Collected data
────────────────────

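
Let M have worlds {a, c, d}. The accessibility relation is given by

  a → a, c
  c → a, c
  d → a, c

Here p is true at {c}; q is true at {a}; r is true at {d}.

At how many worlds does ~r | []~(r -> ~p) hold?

2

a: ~r is T, []~(r -> ~p) is F. ✓
c: ~r is T, []~(r -> ~p) is F. ✓
d: ~r is F, []~(r -> ~p) is F. ✗
Satisfying worlds: {a, c}.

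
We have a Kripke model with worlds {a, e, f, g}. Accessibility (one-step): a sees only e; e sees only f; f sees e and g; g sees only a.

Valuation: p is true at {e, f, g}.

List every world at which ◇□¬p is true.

a: successors {e}; □¬p there: e:F. ✗
e: successors {f}; □¬p there: f:F. ✗
f: successors {e, g}; □¬p there: e:F, g:T. ✓
g: successors {a}; □¬p there: a:F. ✗

{f}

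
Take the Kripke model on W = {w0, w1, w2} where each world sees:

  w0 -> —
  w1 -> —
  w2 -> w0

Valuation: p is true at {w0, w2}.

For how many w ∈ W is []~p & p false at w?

2

w0: []~p is T, p is T. ✓
w1: []~p is T, p is F. ✗
w2: []~p is F, p is T. ✗
Satisfying worlds: {w0}.
So []~p & p fails at the other 2 worlds.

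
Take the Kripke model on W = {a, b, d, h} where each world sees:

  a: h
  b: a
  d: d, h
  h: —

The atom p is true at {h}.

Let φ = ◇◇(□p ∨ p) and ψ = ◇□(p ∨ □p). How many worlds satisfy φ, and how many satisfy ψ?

2 and 3

For ◇◇(□p ∨ p):
a: successors {h}; ◇(□p ∨ p) there: h:F. ✗
b: successors {a}; ◇(□p ∨ p) there: a:T. ✓
d: successors {d, h}; ◇(□p ∨ p) there: d:T, h:F. ✓
h: no successors, so ◇◇(□p ∨ p) fails. ✗
— 2 worlds.
For ◇□(p ∨ □p):
a: successors {h}; □(p ∨ □p) there: h:T. ✓
b: successors {a}; □(p ∨ □p) there: a:T. ✓
d: successors {d, h}; □(p ∨ □p) there: d:F, h:T. ✓
h: no successors, so ◇□(p ∨ □p) fails. ✗
— 3 worlds.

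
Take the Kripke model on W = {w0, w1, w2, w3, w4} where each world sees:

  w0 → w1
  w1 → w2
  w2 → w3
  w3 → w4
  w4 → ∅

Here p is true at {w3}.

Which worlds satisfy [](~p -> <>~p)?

w0: successors {w1}; ~p -> <>~p there: w1:T. ✓
w1: successors {w2}; ~p -> <>~p there: w2:F. ✗
w2: successors {w3}; ~p -> <>~p there: w3:T. ✓
w3: successors {w4}; ~p -> <>~p there: w4:F. ✗
w4: no successors, so [](~p -> <>~p) holds vacuously. ✓

{w0, w2, w4}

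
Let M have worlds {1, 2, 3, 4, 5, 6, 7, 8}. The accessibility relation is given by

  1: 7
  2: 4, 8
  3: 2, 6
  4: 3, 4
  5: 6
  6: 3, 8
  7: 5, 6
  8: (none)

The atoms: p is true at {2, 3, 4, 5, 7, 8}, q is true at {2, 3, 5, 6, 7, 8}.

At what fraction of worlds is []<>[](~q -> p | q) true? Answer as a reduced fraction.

1: successors {7}; <>[](~q -> p | q) there: 7:T. ✓
2: successors {4, 8}; <>[](~q -> p | q) there: 4:T, 8:F. ✗
3: successors {2, 6}; <>[](~q -> p | q) there: 2:T, 6:T. ✓
4: successors {3, 4}; <>[](~q -> p | q) there: 3:T, 4:T. ✓
5: successors {6}; <>[](~q -> p | q) there: 6:T. ✓
6: successors {3, 8}; <>[](~q -> p | q) there: 3:T, 8:F. ✗
7: successors {5, 6}; <>[](~q -> p | q) there: 5:T, 6:T. ✓
8: no successors, so []<>[](~q -> p | q) holds vacuously. ✓
That's 6 of 8 worlds, so 6/8 = 3/4.

3/4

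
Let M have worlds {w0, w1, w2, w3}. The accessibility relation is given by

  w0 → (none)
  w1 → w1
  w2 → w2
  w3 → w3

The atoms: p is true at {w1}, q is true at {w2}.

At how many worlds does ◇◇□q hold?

1

w0: no successors, so ◇◇□q fails. ✗
w1: successors {w1}; ◇□q there: w1:F. ✗
w2: successors {w2}; ◇□q there: w2:T. ✓
w3: successors {w3}; ◇□q there: w3:F. ✗
Satisfying worlds: {w2}.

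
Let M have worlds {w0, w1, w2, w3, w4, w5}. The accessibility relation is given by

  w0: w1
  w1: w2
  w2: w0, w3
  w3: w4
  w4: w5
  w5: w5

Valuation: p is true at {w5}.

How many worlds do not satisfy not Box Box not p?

w0: Box Box not p is T. ✗
w1: Box Box not p is T. ✗
w2: Box Box not p is T. ✗
w3: Box Box not p is F. ✓
w4: Box Box not p is F. ✓
w5: Box Box not p is F. ✓
Satisfying worlds: {w3, w4, w5}.
So not Box Box not p fails at the other 3 worlds.

3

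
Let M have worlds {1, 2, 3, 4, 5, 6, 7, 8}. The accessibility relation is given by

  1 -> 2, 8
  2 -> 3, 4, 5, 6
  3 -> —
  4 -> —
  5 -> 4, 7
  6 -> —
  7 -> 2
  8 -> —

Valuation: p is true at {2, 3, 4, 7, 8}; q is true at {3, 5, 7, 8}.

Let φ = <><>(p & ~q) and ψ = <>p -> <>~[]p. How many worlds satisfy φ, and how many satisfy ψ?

4 and 6

For <><>(p & ~q):
1: successors {2, 8}; <>(p & ~q) there: 2:T, 8:F. ✓
2: successors {3, 4, 5, 6}; <>(p & ~q) there: 3:F, 4:F, 5:T, 6:F. ✓
3: no successors, so <><>(p & ~q) fails. ✗
4: no successors, so <><>(p & ~q) fails. ✗
5: successors {4, 7}; <>(p & ~q) there: 4:F, 7:T. ✓
6: no successors, so <><>(p & ~q) fails. ✗
7: successors {2}; <>(p & ~q) there: 2:T. ✓
8: no successors, so <><>(p & ~q) fails. ✗
— 4 worlds.
For <>p -> <>~[]p:
1: <>p is T, <>~[]p is T. ✓
2: <>p is T, <>~[]p is F. ✗
3: <>p is F, <>~[]p is F. ✓
4: <>p is F, <>~[]p is F. ✓
5: <>p is T, <>~[]p is F. ✗
6: <>p is F, <>~[]p is F. ✓
7: <>p is T, <>~[]p is T. ✓
8: <>p is F, <>~[]p is F. ✓
— 6 worlds.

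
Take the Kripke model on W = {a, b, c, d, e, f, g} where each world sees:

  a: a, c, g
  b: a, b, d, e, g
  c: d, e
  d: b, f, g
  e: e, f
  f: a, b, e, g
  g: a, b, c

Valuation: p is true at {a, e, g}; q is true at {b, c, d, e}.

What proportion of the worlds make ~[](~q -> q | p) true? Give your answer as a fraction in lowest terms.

a: [](~q -> q | p) is T. ✗
b: [](~q -> q | p) is T. ✗
c: [](~q -> q | p) is T. ✗
d: [](~q -> q | p) is F. ✓
e: [](~q -> q | p) is F. ✓
f: [](~q -> q | p) is T. ✗
g: [](~q -> q | p) is T. ✗
That's 2 of 7 worlds, so 2/7.

2/7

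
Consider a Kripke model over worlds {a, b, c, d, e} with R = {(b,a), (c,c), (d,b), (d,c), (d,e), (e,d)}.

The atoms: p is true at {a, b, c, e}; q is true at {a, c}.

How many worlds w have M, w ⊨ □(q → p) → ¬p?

a: □(q → p) is T, ¬p is F. ✗
b: □(q → p) is T, ¬p is F. ✗
c: □(q → p) is T, ¬p is F. ✗
d: □(q → p) is T, ¬p is T. ✓
e: □(q → p) is T, ¬p is F. ✗
Satisfying worlds: {d}.

1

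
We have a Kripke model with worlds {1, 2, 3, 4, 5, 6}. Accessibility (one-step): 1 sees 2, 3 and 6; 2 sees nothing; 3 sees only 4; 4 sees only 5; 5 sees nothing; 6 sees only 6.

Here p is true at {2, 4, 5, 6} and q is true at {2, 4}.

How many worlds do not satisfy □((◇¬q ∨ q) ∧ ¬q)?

1: successors {2, 3, 6}; (◇¬q ∨ q) ∧ ¬q there: 2:F, 3:F, 6:T. ✗
2: no successors, so □((◇¬q ∨ q) ∧ ¬q) holds vacuously. ✓
3: successors {4}; (◇¬q ∨ q) ∧ ¬q there: 4:F. ✗
4: successors {5}; (◇¬q ∨ q) ∧ ¬q there: 5:F. ✗
5: no successors, so □((◇¬q ∨ q) ∧ ¬q) holds vacuously. ✓
6: successors {6}; (◇¬q ∨ q) ∧ ¬q there: 6:T. ✓
Satisfying worlds: {2, 5, 6}.
So □((◇¬q ∨ q) ∧ ¬q) fails at the other 3 worlds.

3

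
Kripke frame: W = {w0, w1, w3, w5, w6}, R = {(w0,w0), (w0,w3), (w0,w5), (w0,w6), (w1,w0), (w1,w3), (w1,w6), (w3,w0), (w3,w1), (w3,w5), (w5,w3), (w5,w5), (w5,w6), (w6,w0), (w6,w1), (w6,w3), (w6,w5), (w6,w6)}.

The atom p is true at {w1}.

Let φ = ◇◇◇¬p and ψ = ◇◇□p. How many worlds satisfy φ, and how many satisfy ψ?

For ◇◇◇¬p:
w0: successors {w0, w3, w5, w6}; ◇◇¬p there: w0:T, w3:T, w5:T, w6:T. ✓
w1: successors {w0, w3, w6}; ◇◇¬p there: w0:T, w3:T, w6:T. ✓
w3: successors {w0, w1, w5}; ◇◇¬p there: w0:T, w1:T, w5:T. ✓
w5: successors {w3, w5, w6}; ◇◇¬p there: w3:T, w5:T, w6:T. ✓
w6: successors {w0, w1, w3, w5, w6}; ◇◇¬p there: w0:T, w1:T, w3:T, w5:T, w6:T. ✓
— 5 worlds.
For ◇◇□p:
w0: successors {w0, w3, w5, w6}; ◇□p there: w0:F, w3:F, w5:F, w6:F. ✗
w1: successors {w0, w3, w6}; ◇□p there: w0:F, w3:F, w6:F. ✗
w3: successors {w0, w1, w5}; ◇□p there: w0:F, w1:F, w5:F. ✗
w5: successors {w3, w5, w6}; ◇□p there: w3:F, w5:F, w6:F. ✗
w6: successors {w0, w1, w3, w5, w6}; ◇□p there: w0:F, w1:F, w3:F, w5:F, w6:F. ✗
— 0 worlds.

5 and 0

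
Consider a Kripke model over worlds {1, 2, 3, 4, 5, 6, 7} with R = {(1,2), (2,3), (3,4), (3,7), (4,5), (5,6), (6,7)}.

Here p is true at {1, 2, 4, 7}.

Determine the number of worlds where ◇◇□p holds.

4

1: successors {2}; ◇□p there: 2:T. ✓
2: successors {3}; ◇□p there: 3:T. ✓
3: successors {4, 7}; ◇□p there: 4:F, 7:F. ✗
4: successors {5}; ◇□p there: 5:T. ✓
5: successors {6}; ◇□p there: 6:T. ✓
6: successors {7}; ◇□p there: 7:F. ✗
7: no successors, so ◇◇□p fails. ✗
Satisfying worlds: {1, 2, 4, 5}.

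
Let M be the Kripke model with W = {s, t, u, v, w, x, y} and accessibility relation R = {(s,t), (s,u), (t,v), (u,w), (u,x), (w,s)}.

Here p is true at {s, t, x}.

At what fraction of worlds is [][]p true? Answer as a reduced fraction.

5/7

s: successors {t, u}; []p there: t:F, u:F. ✗
t: successors {v}; []p there: v:T. ✓
u: successors {w, x}; []p there: w:T, x:T. ✓
v: no successors, so [][]p holds vacuously. ✓
w: successors {s}; []p there: s:F. ✗
x: no successors, so [][]p holds vacuously. ✓
y: no successors, so [][]p holds vacuously. ✓
That's 5 of 7 worlds, so 5/7.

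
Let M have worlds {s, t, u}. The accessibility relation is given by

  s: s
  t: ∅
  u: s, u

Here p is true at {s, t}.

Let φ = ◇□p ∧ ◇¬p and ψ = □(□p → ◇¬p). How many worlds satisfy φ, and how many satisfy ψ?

For ◇□p ∧ ◇¬p:
s: ◇□p is T, ◇¬p is F. ✗
t: ◇□p is F, ◇¬p is F. ✗
u: ◇□p is T, ◇¬p is T. ✓
— 1 world.
For □(□p → ◇¬p):
s: successors {s}; □p → ◇¬p there: s:F. ✗
t: no successors, so □(□p → ◇¬p) holds vacuously. ✓
u: successors {s, u}; □p → ◇¬p there: s:F, u:T. ✗
— 1 world.

1 and 1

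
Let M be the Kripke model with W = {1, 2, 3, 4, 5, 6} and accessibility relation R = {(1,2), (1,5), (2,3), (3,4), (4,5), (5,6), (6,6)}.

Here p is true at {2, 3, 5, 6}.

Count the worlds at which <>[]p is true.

1: successors {2, 5}; []p there: 2:T, 5:T. ✓
2: successors {3}; []p there: 3:F. ✗
3: successors {4}; []p there: 4:T. ✓
4: successors {5}; []p there: 5:T. ✓
5: successors {6}; []p there: 6:T. ✓
6: successors {6}; []p there: 6:T. ✓
Satisfying worlds: {1, 3, 4, 5, 6}.

5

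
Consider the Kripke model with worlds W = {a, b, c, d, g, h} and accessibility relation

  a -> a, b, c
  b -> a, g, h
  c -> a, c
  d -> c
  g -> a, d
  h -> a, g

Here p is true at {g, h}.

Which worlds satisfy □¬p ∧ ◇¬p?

{a, c, d, g}

a: □¬p is T, ◇¬p is T. ✓
b: □¬p is F, ◇¬p is T. ✗
c: □¬p is T, ◇¬p is T. ✓
d: □¬p is T, ◇¬p is T. ✓
g: □¬p is T, ◇¬p is T. ✓
h: □¬p is F, ◇¬p is T. ✗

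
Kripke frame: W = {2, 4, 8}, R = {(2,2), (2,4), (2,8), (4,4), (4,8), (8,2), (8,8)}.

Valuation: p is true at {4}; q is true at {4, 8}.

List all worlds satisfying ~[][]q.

{2, 4, 8}

2: [][]q is F. ✓
4: [][]q is F. ✓
8: [][]q is F. ✓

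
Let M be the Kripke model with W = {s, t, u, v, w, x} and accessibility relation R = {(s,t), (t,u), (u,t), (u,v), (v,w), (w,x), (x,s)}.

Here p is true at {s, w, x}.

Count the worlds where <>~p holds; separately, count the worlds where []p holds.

For <>~p:
s: successors {t}; ~p there: t:T. ✓
t: successors {u}; ~p there: u:T. ✓
u: successors {t, v}; ~p there: t:T, v:T. ✓
v: successors {w}; ~p there: w:F. ✗
w: successors {x}; ~p there: x:F. ✗
x: successors {s}; ~p there: s:F. ✗
— 3 worlds.
For []p:
s: successors {t}; p there: t:F. ✗
t: successors {u}; p there: u:F. ✗
u: successors {t, v}; p there: t:F, v:F. ✗
v: successors {w}; p there: w:T. ✓
w: successors {x}; p there: x:T. ✓
x: successors {s}; p there: s:T. ✓
— 3 worlds.

3 and 3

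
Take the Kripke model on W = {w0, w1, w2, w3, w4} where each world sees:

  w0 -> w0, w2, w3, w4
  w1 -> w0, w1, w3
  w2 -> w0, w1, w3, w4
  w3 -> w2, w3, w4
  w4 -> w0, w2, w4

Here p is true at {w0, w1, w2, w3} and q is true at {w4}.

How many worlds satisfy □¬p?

w0: successors {w0, w2, w3, w4}; ¬p there: w0:F, w2:F, w3:F, w4:T. ✗
w1: successors {w0, w1, w3}; ¬p there: w0:F, w1:F, w3:F. ✗
w2: successors {w0, w1, w3, w4}; ¬p there: w0:F, w1:F, w3:F, w4:T. ✗
w3: successors {w2, w3, w4}; ¬p there: w2:F, w3:F, w4:T. ✗
w4: successors {w0, w2, w4}; ¬p there: w0:F, w2:F, w4:T. ✗
Satisfying worlds: ∅.

0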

────────────────────

Your objective - For each line of the entries that includes "Valuation", show that line.

Task response -
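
Valuation: p is true at {e, f, g}.
Valuation: p is true at {w0, w2}.
Valuation: p is true at {w5}.
Valuation: p is true at {2, 3, 4, 7, 8}; q is true at {3, 5, 7, 8}.
Valuation: p is true at {a, e, g}; q is true at {b, c, d, e}.
Valuation: p is true at {4}; q is true at {4, 8}.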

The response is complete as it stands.